From the line that contains "Give the contrapositive" to the last line of the records below, retype each line exactly; leave out everything else.

════

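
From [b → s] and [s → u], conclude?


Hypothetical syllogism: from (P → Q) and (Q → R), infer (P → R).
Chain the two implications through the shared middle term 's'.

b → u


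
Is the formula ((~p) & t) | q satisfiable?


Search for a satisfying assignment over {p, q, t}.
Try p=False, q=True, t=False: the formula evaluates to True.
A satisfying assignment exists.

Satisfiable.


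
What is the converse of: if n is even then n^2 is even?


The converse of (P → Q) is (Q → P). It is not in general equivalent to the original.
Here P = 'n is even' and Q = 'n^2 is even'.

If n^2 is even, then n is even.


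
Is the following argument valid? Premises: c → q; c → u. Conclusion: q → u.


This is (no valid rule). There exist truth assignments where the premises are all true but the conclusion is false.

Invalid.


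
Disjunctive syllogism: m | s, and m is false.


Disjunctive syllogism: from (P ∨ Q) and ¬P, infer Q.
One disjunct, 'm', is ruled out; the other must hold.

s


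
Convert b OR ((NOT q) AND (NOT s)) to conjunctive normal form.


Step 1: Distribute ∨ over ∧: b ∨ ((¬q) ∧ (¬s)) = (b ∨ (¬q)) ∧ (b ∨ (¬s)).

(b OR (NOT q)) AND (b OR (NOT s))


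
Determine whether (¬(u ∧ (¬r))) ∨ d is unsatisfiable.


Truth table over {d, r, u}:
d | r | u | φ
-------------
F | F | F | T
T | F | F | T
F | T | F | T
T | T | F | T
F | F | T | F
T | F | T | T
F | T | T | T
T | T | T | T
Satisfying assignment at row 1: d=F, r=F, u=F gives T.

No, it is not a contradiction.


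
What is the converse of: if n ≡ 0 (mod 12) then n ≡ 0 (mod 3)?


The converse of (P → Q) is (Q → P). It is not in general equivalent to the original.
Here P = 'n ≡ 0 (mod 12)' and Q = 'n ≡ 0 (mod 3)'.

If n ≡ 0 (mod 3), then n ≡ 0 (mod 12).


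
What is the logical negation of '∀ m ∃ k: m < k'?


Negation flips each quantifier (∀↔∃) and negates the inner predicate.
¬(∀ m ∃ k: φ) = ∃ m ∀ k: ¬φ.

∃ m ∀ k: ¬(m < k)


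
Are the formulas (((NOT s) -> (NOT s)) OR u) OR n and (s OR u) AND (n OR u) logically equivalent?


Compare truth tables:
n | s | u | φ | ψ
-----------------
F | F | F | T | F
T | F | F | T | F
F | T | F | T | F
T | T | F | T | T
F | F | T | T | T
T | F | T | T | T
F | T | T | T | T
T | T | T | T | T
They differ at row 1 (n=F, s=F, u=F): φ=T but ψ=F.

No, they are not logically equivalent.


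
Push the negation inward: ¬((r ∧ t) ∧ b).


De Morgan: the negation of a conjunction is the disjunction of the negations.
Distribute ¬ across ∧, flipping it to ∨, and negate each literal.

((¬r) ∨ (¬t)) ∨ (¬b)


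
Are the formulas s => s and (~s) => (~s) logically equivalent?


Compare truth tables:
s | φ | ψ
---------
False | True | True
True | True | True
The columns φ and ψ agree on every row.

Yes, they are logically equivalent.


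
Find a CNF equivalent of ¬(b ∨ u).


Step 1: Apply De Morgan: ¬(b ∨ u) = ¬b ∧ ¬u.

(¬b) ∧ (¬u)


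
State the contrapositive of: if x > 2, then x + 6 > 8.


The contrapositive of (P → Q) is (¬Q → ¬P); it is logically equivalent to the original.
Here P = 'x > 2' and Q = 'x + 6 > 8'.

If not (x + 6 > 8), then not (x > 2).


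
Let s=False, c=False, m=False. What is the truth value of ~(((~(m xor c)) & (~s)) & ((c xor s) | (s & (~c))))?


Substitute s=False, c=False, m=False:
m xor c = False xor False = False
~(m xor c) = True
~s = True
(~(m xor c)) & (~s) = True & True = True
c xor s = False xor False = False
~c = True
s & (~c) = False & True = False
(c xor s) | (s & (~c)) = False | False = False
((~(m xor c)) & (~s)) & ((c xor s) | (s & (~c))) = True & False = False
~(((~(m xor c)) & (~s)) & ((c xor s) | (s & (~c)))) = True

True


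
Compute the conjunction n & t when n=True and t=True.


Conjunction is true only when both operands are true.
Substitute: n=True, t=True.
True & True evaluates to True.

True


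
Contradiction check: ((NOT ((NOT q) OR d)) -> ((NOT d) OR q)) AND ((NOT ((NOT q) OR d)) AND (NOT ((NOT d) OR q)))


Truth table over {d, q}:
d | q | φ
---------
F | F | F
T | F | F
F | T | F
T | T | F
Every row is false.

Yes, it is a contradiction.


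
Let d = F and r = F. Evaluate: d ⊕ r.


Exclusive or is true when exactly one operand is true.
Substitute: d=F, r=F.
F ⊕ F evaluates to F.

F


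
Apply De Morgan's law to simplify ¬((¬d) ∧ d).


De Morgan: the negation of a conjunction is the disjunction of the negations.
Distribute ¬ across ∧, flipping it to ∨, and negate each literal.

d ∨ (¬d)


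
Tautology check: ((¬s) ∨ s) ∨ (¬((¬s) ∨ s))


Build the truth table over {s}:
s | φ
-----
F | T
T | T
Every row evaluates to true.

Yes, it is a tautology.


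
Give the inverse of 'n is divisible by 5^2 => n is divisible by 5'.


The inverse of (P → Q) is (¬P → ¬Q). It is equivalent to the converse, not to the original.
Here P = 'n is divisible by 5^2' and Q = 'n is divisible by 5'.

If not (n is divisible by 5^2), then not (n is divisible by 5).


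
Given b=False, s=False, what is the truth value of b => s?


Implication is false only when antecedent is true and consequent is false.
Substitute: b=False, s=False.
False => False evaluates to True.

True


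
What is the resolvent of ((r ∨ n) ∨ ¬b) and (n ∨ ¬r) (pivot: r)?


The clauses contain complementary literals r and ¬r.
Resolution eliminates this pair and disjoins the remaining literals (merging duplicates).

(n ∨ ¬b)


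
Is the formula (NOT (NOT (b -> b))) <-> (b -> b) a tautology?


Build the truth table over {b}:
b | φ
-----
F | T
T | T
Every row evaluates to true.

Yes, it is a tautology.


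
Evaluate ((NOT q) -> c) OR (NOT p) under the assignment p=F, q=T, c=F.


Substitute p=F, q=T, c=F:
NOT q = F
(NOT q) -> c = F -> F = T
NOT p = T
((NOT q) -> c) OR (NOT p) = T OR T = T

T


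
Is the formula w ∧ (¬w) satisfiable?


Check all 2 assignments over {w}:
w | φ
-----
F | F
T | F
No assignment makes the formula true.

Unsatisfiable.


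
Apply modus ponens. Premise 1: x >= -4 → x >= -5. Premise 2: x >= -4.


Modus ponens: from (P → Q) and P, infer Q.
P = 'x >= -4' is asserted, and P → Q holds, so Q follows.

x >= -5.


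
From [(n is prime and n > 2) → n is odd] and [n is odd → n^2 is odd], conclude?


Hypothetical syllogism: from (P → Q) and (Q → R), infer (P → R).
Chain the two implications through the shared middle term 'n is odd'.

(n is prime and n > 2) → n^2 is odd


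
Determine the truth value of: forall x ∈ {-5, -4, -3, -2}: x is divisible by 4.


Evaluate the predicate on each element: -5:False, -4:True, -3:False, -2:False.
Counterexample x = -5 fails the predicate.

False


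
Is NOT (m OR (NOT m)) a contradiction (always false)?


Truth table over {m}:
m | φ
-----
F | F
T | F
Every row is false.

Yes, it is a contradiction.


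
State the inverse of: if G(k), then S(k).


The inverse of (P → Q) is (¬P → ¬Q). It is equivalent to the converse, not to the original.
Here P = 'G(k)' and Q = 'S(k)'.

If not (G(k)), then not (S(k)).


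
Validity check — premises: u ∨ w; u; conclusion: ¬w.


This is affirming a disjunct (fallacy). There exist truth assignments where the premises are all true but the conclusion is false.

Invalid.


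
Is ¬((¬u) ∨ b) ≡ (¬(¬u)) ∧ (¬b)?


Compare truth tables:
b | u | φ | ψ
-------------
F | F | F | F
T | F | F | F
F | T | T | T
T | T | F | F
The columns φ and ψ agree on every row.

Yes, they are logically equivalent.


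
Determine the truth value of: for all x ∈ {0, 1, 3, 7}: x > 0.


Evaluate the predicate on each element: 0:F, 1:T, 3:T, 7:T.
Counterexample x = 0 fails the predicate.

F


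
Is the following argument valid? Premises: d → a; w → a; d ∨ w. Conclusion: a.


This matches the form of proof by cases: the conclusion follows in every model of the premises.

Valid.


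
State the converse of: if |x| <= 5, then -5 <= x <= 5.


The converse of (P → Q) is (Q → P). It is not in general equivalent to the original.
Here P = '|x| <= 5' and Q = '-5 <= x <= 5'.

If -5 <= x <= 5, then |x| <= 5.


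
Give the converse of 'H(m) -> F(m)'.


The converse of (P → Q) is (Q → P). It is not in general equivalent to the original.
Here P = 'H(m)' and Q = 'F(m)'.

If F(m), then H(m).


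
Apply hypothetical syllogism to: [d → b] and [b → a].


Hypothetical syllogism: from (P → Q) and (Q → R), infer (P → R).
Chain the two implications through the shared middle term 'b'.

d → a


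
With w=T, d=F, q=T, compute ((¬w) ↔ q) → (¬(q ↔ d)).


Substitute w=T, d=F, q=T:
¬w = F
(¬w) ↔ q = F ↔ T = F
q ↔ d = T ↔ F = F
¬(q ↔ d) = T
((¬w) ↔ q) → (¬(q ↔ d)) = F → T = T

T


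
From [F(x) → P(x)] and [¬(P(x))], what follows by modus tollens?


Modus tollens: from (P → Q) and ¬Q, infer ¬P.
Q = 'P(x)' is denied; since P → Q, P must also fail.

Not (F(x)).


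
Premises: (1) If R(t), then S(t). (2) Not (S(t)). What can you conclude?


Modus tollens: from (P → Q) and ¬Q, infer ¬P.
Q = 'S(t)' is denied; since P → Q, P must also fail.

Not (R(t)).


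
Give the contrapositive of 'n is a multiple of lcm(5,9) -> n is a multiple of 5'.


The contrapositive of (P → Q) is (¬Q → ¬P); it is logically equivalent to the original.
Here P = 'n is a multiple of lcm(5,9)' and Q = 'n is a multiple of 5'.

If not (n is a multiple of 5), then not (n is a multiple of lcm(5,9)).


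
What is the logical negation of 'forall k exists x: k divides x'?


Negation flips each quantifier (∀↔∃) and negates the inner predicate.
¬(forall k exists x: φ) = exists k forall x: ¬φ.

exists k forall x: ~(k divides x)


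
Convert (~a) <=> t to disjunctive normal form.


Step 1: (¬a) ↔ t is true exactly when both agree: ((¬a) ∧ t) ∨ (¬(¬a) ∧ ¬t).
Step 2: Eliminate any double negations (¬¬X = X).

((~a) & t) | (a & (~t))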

════

→ TASK RESULT
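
Give the contrapositive of 'n is a multiple of lcm(5,9) -> n is a multiple of 5'.


The contrapositive of (P → Q) is (¬Q → ¬P); it is logically equivalent to the original.
Here P = 'n is a multiple of lcm(5,9)' and Q = 'n is a multiple of 5'.

If not (n is a multiple of 5), then not (n is a multiple of lcm(5,9)).


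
What is the logical negation of 'forall k exists x: k divides x'?


Negation flips each quantifier (∀↔∃) and negates the inner predicate.
¬(forall k exists x: φ) = exists k forall x: ¬φ.

exists k forall x: ~(k divides x)


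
Convert (~a) <=> t to disjunctive normal form.


Step 1: (¬a) ↔ t is true exactly when both agree: ((¬a) ∧ t) ∨ (¬(¬a) ∧ ¬t).
Step 2: Eliminate any double negations (¬¬X = X).

((~a) & t) | (a & (~t))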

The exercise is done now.